### EXERCISE DESCRIPTION
Lines in the listing below containing the string "Savernese" are to be identified and copied.

SOURCE DATA START

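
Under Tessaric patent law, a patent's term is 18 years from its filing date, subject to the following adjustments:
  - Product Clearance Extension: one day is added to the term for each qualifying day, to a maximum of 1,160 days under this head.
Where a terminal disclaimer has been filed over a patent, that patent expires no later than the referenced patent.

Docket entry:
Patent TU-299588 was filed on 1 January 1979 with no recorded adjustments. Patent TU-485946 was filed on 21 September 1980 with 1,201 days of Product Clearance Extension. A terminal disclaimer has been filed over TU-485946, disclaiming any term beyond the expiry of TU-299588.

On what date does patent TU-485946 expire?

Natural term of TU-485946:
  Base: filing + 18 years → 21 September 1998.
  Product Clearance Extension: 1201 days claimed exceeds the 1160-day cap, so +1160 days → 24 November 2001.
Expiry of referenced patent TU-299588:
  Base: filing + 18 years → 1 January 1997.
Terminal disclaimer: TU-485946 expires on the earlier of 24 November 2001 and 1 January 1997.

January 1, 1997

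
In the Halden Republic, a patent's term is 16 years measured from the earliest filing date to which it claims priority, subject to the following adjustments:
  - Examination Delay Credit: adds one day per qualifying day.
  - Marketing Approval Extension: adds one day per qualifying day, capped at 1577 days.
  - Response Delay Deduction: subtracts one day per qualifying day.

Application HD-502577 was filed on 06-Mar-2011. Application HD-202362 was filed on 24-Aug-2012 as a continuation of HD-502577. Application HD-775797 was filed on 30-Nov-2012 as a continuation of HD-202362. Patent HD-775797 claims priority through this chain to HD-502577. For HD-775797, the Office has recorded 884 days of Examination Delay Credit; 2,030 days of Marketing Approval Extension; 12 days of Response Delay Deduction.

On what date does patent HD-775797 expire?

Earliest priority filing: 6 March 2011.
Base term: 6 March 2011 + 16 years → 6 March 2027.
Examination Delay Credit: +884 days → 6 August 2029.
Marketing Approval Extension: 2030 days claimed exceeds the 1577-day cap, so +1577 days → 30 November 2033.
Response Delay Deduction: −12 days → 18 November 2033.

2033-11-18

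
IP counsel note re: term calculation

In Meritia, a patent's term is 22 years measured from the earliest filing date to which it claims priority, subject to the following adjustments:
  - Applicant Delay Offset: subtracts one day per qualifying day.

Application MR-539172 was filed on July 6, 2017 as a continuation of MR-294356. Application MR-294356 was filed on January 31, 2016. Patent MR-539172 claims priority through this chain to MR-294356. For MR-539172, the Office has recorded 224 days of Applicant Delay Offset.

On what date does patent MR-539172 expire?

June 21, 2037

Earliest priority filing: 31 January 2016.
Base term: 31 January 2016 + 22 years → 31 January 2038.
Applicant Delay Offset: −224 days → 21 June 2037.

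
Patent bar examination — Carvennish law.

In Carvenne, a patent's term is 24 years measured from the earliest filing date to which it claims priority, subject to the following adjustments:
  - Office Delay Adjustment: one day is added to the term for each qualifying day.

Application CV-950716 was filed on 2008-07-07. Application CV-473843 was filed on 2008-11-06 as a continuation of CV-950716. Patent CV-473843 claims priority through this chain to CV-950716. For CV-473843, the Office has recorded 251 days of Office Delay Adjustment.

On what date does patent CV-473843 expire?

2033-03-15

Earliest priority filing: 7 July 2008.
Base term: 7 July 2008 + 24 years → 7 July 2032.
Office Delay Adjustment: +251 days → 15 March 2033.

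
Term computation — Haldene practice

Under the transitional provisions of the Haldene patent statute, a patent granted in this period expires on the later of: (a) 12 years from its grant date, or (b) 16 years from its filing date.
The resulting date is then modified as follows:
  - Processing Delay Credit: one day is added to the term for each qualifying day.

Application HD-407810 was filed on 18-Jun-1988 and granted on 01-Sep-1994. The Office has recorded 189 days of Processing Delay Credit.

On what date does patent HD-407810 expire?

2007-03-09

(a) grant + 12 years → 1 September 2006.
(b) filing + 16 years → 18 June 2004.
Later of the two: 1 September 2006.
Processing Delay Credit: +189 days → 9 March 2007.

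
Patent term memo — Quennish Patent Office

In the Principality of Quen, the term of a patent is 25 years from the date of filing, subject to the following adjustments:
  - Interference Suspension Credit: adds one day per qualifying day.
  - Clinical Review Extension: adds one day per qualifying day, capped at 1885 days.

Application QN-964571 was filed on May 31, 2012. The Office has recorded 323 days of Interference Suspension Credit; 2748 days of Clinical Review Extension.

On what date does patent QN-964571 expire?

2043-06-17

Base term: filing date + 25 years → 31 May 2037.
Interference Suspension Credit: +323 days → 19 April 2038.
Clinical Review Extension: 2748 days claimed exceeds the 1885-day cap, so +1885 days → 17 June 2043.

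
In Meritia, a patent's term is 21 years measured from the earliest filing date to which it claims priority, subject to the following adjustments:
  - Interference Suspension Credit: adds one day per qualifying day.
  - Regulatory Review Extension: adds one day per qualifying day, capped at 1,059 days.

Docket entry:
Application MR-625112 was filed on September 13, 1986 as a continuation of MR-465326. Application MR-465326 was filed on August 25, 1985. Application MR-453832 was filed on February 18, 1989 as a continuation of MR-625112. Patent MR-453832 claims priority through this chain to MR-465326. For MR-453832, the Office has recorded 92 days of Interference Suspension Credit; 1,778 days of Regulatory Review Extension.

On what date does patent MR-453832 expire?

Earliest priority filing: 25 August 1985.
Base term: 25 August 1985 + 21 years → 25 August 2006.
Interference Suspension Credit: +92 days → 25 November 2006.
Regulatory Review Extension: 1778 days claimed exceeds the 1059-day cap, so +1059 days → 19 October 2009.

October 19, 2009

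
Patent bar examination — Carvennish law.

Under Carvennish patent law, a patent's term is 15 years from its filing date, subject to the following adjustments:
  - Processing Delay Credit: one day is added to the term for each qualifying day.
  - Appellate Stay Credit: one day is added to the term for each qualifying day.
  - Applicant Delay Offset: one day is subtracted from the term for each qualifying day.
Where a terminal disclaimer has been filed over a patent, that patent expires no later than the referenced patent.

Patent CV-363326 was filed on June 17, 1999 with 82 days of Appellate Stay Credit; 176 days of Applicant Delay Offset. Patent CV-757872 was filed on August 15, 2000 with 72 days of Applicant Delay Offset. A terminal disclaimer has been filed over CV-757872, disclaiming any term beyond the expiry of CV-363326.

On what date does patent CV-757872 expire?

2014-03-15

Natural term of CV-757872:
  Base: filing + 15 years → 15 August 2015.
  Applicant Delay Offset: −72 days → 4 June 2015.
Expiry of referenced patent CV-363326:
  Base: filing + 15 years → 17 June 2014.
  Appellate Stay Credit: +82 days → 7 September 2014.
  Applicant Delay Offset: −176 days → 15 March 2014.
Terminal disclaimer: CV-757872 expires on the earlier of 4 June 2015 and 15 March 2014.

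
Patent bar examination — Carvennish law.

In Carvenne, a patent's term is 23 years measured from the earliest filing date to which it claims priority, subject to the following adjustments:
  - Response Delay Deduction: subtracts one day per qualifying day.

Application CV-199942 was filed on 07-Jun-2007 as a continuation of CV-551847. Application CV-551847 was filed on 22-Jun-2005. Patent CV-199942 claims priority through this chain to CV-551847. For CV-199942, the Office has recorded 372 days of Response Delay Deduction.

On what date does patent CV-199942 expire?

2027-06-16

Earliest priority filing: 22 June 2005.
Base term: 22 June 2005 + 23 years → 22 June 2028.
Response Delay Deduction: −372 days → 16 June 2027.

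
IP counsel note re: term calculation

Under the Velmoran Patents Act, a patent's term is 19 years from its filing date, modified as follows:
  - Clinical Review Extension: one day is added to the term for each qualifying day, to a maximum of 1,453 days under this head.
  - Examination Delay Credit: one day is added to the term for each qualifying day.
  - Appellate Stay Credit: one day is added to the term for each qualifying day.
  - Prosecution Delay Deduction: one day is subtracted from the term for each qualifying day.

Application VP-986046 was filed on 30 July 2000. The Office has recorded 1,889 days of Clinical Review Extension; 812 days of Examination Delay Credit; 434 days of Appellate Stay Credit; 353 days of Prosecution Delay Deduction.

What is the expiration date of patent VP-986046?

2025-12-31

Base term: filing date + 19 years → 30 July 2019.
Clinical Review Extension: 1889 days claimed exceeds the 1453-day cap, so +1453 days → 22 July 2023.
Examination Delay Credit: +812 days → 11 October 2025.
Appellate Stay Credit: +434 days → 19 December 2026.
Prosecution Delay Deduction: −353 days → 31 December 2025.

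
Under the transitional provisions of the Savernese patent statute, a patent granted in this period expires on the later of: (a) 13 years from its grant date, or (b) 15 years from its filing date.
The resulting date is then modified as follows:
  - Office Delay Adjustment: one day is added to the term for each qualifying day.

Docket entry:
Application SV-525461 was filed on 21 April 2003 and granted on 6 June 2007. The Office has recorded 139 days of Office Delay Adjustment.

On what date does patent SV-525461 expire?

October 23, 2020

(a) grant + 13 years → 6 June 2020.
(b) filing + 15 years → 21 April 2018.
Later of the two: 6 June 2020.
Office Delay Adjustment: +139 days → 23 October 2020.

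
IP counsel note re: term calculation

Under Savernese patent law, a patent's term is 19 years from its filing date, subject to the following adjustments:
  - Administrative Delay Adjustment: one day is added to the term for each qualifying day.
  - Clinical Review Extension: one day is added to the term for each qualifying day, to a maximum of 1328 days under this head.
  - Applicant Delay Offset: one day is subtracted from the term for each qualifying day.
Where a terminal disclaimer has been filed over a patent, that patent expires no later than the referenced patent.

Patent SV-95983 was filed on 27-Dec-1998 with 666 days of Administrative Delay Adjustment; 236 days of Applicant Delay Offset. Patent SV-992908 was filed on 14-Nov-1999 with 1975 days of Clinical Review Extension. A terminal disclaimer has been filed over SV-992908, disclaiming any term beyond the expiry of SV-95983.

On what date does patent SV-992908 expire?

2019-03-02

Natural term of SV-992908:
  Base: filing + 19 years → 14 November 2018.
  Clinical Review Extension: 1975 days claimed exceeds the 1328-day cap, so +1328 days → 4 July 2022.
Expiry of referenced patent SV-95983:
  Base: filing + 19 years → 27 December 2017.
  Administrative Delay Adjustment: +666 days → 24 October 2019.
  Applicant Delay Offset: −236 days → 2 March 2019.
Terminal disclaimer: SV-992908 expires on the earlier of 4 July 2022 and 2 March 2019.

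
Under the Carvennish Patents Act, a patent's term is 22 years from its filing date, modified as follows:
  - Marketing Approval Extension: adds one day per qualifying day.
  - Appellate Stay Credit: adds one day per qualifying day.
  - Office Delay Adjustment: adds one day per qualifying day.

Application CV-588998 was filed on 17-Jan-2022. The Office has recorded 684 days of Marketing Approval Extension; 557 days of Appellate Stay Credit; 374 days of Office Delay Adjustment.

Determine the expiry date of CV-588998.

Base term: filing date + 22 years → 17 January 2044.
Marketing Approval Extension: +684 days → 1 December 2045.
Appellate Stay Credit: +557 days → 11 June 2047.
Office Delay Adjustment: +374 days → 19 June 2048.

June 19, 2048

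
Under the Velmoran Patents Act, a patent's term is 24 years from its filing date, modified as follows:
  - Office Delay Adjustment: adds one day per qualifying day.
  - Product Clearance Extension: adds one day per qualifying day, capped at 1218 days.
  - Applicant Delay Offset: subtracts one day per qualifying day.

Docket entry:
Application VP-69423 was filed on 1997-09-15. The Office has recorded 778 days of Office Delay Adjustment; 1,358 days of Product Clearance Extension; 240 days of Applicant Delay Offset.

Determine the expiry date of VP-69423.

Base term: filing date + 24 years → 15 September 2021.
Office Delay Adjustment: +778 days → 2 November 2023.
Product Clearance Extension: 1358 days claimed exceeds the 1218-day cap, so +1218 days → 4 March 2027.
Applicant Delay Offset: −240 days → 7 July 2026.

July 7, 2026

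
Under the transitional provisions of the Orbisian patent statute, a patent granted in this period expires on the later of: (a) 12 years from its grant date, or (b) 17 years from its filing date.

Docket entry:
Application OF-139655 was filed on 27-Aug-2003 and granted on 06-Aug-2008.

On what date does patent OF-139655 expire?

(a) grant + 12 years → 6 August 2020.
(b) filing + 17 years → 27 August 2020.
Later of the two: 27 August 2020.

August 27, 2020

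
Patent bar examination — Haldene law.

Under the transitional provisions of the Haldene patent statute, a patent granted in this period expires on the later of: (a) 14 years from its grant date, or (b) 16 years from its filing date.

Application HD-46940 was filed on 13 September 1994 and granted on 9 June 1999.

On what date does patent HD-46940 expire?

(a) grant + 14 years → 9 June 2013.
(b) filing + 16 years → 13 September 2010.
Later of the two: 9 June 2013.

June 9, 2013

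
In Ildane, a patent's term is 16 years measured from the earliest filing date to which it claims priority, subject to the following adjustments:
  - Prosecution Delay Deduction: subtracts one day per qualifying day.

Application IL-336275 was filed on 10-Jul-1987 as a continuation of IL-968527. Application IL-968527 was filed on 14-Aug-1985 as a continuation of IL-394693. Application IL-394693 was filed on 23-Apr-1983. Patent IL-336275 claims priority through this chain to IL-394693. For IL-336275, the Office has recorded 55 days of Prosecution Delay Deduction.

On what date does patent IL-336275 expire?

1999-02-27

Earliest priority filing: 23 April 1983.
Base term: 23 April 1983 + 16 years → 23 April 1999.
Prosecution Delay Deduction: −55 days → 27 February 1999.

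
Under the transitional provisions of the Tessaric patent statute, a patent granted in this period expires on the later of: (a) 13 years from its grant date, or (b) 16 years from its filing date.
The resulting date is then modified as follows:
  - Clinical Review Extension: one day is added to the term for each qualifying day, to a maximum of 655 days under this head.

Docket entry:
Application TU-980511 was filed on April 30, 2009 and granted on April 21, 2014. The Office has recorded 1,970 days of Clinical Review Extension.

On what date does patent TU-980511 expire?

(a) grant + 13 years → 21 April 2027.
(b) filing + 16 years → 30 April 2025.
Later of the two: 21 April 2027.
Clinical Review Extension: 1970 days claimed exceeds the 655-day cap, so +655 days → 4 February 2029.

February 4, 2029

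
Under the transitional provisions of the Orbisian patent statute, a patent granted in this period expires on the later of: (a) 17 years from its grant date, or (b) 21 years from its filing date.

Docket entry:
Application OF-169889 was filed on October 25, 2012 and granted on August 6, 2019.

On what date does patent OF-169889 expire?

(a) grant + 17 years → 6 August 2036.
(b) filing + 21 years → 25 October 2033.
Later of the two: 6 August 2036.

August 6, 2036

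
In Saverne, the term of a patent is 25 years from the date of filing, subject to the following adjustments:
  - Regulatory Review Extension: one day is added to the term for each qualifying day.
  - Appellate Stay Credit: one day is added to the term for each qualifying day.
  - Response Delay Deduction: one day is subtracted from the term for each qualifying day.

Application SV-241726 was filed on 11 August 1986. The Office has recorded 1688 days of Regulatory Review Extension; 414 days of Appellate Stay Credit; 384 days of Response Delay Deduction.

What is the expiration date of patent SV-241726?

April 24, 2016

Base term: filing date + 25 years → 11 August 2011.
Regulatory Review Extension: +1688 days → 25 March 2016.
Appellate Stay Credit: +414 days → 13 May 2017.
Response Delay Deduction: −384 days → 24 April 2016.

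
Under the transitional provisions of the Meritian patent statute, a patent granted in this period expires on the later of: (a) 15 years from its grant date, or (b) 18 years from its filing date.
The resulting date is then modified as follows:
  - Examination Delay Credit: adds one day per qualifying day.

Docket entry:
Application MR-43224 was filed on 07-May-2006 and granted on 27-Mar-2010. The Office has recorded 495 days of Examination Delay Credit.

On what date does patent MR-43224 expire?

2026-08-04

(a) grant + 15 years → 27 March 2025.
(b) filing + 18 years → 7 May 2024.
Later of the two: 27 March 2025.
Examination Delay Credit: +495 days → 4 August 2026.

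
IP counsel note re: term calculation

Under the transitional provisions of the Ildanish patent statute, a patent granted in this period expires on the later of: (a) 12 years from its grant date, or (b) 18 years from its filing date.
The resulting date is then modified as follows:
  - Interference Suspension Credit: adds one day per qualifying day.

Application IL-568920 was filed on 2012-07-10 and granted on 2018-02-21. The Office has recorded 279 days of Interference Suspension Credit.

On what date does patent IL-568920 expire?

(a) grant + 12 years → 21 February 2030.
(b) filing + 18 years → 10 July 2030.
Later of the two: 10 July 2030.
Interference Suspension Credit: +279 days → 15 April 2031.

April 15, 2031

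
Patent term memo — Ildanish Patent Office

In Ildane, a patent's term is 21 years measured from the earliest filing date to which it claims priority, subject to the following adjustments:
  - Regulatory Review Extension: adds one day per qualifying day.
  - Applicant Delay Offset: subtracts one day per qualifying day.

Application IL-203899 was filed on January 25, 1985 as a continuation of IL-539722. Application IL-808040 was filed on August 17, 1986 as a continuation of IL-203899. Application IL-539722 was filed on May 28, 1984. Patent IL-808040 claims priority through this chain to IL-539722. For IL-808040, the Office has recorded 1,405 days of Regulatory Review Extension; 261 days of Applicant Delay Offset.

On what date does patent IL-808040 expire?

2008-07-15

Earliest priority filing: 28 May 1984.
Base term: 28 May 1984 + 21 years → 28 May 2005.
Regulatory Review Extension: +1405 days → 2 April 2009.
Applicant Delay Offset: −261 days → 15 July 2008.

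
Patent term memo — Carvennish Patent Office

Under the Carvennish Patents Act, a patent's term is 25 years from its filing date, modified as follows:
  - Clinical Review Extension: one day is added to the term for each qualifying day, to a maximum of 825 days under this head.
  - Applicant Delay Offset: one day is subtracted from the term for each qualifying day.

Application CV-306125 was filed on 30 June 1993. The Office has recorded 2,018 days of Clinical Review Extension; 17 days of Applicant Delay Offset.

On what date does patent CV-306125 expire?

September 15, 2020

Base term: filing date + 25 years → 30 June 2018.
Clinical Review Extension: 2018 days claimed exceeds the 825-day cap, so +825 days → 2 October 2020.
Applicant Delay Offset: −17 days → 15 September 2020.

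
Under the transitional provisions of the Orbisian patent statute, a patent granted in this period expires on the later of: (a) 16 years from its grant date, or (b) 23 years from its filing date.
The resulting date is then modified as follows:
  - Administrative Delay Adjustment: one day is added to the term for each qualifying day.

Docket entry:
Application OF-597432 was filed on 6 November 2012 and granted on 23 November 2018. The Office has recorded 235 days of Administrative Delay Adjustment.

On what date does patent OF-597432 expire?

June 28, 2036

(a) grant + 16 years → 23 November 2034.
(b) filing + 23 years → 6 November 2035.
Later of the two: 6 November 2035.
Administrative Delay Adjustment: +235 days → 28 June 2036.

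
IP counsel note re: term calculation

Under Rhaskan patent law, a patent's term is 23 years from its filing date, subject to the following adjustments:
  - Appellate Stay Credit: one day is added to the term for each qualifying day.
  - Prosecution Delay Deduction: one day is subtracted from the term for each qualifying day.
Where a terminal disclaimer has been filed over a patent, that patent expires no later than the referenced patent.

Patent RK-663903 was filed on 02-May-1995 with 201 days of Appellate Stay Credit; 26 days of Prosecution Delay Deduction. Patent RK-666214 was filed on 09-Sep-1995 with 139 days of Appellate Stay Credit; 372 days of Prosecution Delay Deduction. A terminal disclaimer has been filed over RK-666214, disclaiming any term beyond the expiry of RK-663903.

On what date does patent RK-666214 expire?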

SOURCE DATA END

### OUTPUT
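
Under the transitional provisions of the Savernese patent statute, a patent granted in this period expires on the later of: (a) 13 years from its grant date, or (b) 15 years from its filing date.
Under Savernese patent law, a patent's term is 19 years from its filing date, subject to the following adjustments: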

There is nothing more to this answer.